THE RECORDS |
=====

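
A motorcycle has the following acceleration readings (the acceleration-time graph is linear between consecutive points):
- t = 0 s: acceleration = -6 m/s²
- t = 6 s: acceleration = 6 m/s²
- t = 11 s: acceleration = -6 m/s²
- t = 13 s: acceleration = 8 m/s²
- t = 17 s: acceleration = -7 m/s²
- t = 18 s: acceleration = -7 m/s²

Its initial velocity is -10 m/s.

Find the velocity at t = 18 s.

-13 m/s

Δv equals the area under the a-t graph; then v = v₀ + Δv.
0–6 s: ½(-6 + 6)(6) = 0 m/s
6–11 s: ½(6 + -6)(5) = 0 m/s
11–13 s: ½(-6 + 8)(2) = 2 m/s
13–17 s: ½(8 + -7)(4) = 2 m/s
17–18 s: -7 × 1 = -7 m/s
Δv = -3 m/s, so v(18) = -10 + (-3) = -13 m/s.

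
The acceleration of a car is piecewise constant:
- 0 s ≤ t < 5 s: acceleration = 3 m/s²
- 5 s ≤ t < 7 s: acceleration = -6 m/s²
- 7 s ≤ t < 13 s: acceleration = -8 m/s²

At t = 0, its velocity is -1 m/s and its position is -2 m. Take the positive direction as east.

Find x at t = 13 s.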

=====

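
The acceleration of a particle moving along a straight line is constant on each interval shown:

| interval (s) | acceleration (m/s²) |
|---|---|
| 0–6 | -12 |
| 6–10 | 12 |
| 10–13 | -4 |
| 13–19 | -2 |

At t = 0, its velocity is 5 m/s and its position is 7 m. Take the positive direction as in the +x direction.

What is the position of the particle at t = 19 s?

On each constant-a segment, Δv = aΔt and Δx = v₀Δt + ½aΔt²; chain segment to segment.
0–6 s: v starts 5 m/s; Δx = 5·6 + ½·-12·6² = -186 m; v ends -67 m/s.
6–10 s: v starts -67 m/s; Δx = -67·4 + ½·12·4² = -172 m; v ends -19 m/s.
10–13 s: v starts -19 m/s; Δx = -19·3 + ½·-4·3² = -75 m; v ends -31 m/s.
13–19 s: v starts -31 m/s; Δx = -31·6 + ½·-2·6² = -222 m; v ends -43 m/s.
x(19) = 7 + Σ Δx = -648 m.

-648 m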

=====

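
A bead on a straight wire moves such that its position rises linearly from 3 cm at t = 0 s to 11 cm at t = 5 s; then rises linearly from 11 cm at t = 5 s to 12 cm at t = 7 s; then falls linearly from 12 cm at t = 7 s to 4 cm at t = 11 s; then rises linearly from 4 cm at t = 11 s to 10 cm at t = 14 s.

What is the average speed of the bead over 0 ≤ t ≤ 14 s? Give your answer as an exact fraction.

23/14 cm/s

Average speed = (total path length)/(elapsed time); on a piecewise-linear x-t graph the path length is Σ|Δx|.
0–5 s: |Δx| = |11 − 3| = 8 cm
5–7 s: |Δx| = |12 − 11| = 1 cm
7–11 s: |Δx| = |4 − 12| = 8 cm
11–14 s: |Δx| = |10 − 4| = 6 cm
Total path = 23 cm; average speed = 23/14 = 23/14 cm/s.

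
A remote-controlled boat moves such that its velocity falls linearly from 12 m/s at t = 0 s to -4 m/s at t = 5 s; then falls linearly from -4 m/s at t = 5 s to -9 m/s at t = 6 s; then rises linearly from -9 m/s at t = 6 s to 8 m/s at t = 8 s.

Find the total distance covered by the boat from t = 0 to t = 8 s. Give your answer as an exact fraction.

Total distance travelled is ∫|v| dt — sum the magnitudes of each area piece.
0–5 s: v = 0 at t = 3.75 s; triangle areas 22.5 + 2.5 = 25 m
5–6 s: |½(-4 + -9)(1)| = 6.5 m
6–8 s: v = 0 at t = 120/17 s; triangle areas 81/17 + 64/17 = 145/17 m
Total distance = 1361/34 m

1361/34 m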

=====

WHAT IS NEEDED | The lines to return are those with the string "rises" in them; copy each from the entries above.

SOLUTION BELOW |
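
A bead on a straight wire moves such that its position rises linearly from 3 cm at t = 0 s to 11 cm at t = 5 s; then rises linearly from 11 cm at t = 5 s to 12 cm at t = 7 s; then falls linearly from 12 cm at t = 7 s to 4 cm at t = 11 s; then rises linearly from 4 cm at t = 11 s to 10 cm at t = 14 s.
A remote-controlled boat moves such that its velocity falls linearly from 12 m/s at t = 0 s to -4 m/s at t = 5 s; then falls linearly from -4 m/s at t = 5 s to -9 m/s at t = 6 s; then rises linearly from -9 m/s at t = 6 s to 8 m/s at t = 8 s.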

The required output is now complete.